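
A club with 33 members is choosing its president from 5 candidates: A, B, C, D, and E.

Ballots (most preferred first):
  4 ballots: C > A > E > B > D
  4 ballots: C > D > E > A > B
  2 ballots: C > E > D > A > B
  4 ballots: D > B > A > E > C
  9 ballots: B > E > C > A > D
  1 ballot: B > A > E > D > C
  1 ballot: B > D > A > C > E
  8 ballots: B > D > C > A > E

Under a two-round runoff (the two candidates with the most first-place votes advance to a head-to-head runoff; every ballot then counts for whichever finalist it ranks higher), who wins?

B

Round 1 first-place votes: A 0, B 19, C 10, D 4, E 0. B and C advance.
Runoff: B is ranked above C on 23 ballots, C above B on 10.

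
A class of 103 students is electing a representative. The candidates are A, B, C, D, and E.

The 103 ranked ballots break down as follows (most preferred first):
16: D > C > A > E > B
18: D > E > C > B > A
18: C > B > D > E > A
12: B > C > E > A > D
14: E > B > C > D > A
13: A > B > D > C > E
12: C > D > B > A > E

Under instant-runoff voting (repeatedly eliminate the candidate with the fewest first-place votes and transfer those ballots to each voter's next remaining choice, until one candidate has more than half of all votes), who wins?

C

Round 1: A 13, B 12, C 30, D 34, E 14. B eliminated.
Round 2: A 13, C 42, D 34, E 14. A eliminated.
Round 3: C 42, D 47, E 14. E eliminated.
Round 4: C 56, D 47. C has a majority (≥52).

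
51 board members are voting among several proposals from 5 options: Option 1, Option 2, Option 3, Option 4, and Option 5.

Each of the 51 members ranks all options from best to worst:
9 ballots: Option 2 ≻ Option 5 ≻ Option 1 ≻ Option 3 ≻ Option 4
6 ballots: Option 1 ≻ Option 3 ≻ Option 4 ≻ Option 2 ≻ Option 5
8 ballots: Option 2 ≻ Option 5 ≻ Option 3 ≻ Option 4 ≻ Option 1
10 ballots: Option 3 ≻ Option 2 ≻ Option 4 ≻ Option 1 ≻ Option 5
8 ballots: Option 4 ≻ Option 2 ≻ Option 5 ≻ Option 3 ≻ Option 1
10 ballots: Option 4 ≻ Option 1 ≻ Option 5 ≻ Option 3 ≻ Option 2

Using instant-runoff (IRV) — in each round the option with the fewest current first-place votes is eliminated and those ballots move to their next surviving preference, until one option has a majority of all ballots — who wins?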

Required work
Transcribe the full listing exactly, omitting nothing.

Your response
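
A club with 33 members is choosing its president from 5 candidates: A, B, C, D, and E.

Ballots (most preferred first):
  4 ballots: C > A > E > B > D
  4 ballots: C > D > E > A > B
  2 ballots: C > E > D > A > B
  4 ballots: D > B > A > E > C
  9 ballots: B > E > C > A > D
  1 ballot: B > A > E > D > C
  1 ballot: B > D > A > C > E
  8 ballots: B > D > C > A > E

Under a two-round runoff (the two candidates with the most first-place votes advance to a head-to-head runoff; every ballot then counts for whichever finalist it ranks higher), who wins?

B

Round 1 first-place votes: A 0, B 19, C 10, D 4, E 0. B and C advance.
Runoff: B is ranked above C on 23 ballots, C above B on 10.

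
A class of 103 students is electing a representative. The candidates are A, B, C, D, and E.

The 103 ranked ballots break down as follows (most preferred first):
16: D > C > A > E > B
18: D > E > C > B > A
18: C > B > D > E > A
12: B > C > E > A > D
14: E > B > C > D > A
13: A > B > D > C > E
12: C > D > B > A > E

Under instant-runoff voting (repeatedly eliminate the candidate with the fewest first-place votes and transfer those ballots to each voter's next remaining choice, until one candidate has more than half of all votes), who wins?

C

Round 1: A 13, B 12, C 30, D 34, E 14. B eliminated.
Round 2: A 13, C 42, D 34, E 14. A eliminated.
Round 3: C 42, D 47, E 14. E eliminated.
Round 4: C 56, D 47. C has a majority (≥52).

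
51 board members are voting among several proposals from 5 options: Option 1, Option 2, Option 3, Option 4, and Option 5.

Each of the 51 members ranks all options from best to worst:
9 ballots: Option 2 ≻ Option 5 ≻ Option 1 ≻ Option 3 ≻ Option 4
6 ballots: Option 1 ≻ Option 3 ≻ Option 4 ≻ Option 2 ≻ Option 5
8 ballots: Option 2 ≻ Option 5 ≻ Option 3 ≻ Option 4 ≻ Option 1
10 ballots: Option 3 ≻ Option 2 ≻ Option 4 ≻ Option 1 ≻ Option 5
8 ballots: Option 4 ≻ Option 2 ≻ Option 5 ≻ Option 3 ≻ Option 1
10 ballots: Option 4 ≻ Option 1 ≻ Option 5 ≻ Option 3 ≻ Option 2

Using instant-runoff (IRV) — in each round the option with the fewest current first-place votes is eliminated and those ballots move to their next surviving preference, until one option has a majority of all ballots — who wins?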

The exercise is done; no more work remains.